_EXERCISE_
What is needed is an exact copy of every entry below.

=== Section Start ===

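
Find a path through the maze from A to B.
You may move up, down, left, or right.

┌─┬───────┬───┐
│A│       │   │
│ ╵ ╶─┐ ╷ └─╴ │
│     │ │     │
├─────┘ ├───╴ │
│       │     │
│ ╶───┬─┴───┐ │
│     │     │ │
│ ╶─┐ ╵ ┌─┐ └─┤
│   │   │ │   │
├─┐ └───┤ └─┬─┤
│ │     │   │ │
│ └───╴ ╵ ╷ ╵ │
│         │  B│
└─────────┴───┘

Finding the shortest path through the maze:
Path length: 22 steps
Directions: down → right → up → right → right → down → down → left → left → left → down → down → right → down → right → right → down → right → up → right → down → right

Solution:

┌─┬───────┬───┐
│A│↱ → ↓  │   │
│ ╵ ╶─┐ ╷ └─╴ │
│↳ ↑  │↓│     │
├─────┘ ├───╴ │
│↓ ← ← ↲│     │
│ ╶───┬─┴───┐ │
│↓    │     │ │
│ ╶─┐ ╵ ┌─┐ └─┤
│↳ ↓│   │ │   │
├─┐ └───┤ └─┬─┤
│ │↳ → ↓│↱ ↓│ │
│ └───╴ ╵ ╷ ╵ │
│      ↳ ↑│↳ B│
└─────────┴───┘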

=== Section End ===

_ANSWER TO THE EXERCISE_
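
Find a path through the maze from A to B.
You may move up, down, left, or right.

┌─┬───────┬───┐
│A│       │   │
│ ╵ ╶─┐ ╷ └─╴ │
│     │ │     │
├─────┘ ├───╴ │
│       │     │
│ ╶───┬─┴───┐ │
│     │     │ │
│ ╶─┐ ╵ ┌─┐ └─┤
│   │   │ │   │
├─┐ └───┤ └─┬─┤
│ │     │   │ │
│ └───╴ ╵ ╷ ╵ │
│         │  B│
└─────────┴───┘

Finding the shortest path through the maze:
Path length: 22 steps
Directions: down → right → up → right → right → down → down → left → left → left → down → down → right → down → right → right → down → right → up → right → down → right

Solution:

┌─┬───────┬───┐
│A│↱ → ↓  │   │
│ ╵ ╶─┐ ╷ └─╴ │
│↳ ↑  │↓│     │
├─────┘ ├───╴ │
│↓ ← ← ↲│     │
│ ╶───┬─┴───┐ │
│↓    │     │ │
│ ╶─┐ ╵ ┌─┐ └─┤
│↳ ↓│   │ │   │
├─┐ └───┤ └─┬─┤
│ │↳ → ↓│↱ ↓│ │
│ └───╴ ╵ ╷ ╵ │
│      ↳ ↑│↳ B│
└─────────┴───┘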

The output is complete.